-- EXERCISE DIRECTIONS --
Among the lines below, restate word for word only those from the line with "- Then LF[i] = C(L[i]) + occ(i)." through the line with "1. Form all", with both end lines kept.

-- INFORMATION SHOWN --
-=-=-=-=-
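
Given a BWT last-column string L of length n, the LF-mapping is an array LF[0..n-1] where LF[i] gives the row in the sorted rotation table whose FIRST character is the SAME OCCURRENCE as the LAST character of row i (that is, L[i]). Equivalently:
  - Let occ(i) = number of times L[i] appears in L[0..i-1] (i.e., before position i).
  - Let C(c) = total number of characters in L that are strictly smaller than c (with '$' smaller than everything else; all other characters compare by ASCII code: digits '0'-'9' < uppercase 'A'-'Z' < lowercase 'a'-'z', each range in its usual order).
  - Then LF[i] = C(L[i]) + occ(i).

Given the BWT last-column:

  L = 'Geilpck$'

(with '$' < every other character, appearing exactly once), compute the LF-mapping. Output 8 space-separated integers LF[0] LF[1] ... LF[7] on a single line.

Answer: 1 3 4 6 7 2 5 0

Derivation:
Char counts: '$':1, 'G':1, 'c':1, 'e':1, 'i':1, 'k':1, 'l':1, 'p':1
C (first-col start): C('$')=0, C('G')=1, C('c')=2, C('e')=3, C('i')=4, C('k')=5, C('l')=6, C('p')=7
L[0]='G': occ=0, LF[0]=C('G')+0=1+0=1
L[1]='e': occ=0, LF[1]=C('e')+0=3+0=3
L[2]='i': occ=0, LF[2]=C('i')+0=4+0=4
L[3]='l': occ=0, LF[3]=C('l')+0=6+0=6
L[4]='p': occ=0, LF[4]=C('p')+0=7+0=7
L[5]='c': occ=0, LF[5]=C('c')+0=2+0=2
L[6]='k': occ=0, LF[6]=C('k')+0=5+0=5
L[7]='$': occ=0, LF[7]=C('$')+0=0+0=0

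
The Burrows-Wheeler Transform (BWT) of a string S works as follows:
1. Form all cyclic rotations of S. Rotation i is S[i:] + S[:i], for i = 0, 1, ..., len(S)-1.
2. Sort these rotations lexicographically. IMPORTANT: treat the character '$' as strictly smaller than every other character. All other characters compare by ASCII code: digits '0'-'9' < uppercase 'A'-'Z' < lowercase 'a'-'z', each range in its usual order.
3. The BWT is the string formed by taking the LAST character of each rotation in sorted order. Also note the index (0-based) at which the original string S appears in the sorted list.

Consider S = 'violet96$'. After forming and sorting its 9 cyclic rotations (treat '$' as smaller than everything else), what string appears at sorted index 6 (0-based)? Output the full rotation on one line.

All 9 rotations (rotation i = S[i:]+S[:i]):
  rot[0] = violet96$
  rot[1] = iolet96$v
  rot[2] = olet96$vi
  rot[3] = let96$vio
  rot[4] = et96$viol
  rot[5] = t96$viole
  rot[6] = 96$violet
  rot[7] = 6$violet9
  rot[8] = $violet96
Sorted (with $ < everything):
  sorted[0] = $violet96
  sorted[1] = 6$violet9
  sorted[2] = 96$violet
  sorted[3] = et96$viol
  sorted[4] = iolet96$v
  sorted[5] = let96$vio
  sorted[6] = olet96$vi
  sorted[7] = t96$viole
  sorted[8] = violet96$
sorted[6] = olet96$vi

Answer: olet96$vi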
-=-=-=-=-
-- YOUR RESPONSE --
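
  - Then LF[i] = C(L[i]) + occ(i).

Given the BWT last-column:

  L = 'Geilpck$'

(with '$' < every other character, appearing exactly once), compute the LF-mapping. Output 8 space-separated integers LF[0] LF[1] ... LF[7] on a single line.

Answer: 1 3 4 6 7 2 5 0

Derivation:
Char counts: '$':1, 'G':1, 'c':1, 'e':1, 'i':1, 'k':1, 'l':1, 'p':1
C (first-col start): C('$')=0, C('G')=1, C('c')=2, C('e')=3, C('i')=4, C('k')=5, C('l')=6, C('p')=7
L[0]='G': occ=0, LF[0]=C('G')+0=1+0=1
L[1]='e': occ=0, LF[1]=C('e')+0=3+0=3
L[2]='i': occ=0, LF[2]=C('i')+0=4+0=4
L[3]='l': occ=0, LF[3]=C('l')+0=6+0=6
L[4]='p': occ=0, LF[4]=C('p')+0=7+0=7
L[5]='c': occ=0, LF[5]=C('c')+0=2+0=2
L[6]='k': occ=0, LF[6]=C('k')+0=5+0=5
L[7]='$': occ=0, LF[7]=C('$')+0=0+0=0

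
The Burrows-Wheeler Transform (BWT) of a string S works as follows:
1. Form all cyclic rotations of S. Rotation i is S[i:] + S[:i], for i = 0, 1, ..., len(S)-1.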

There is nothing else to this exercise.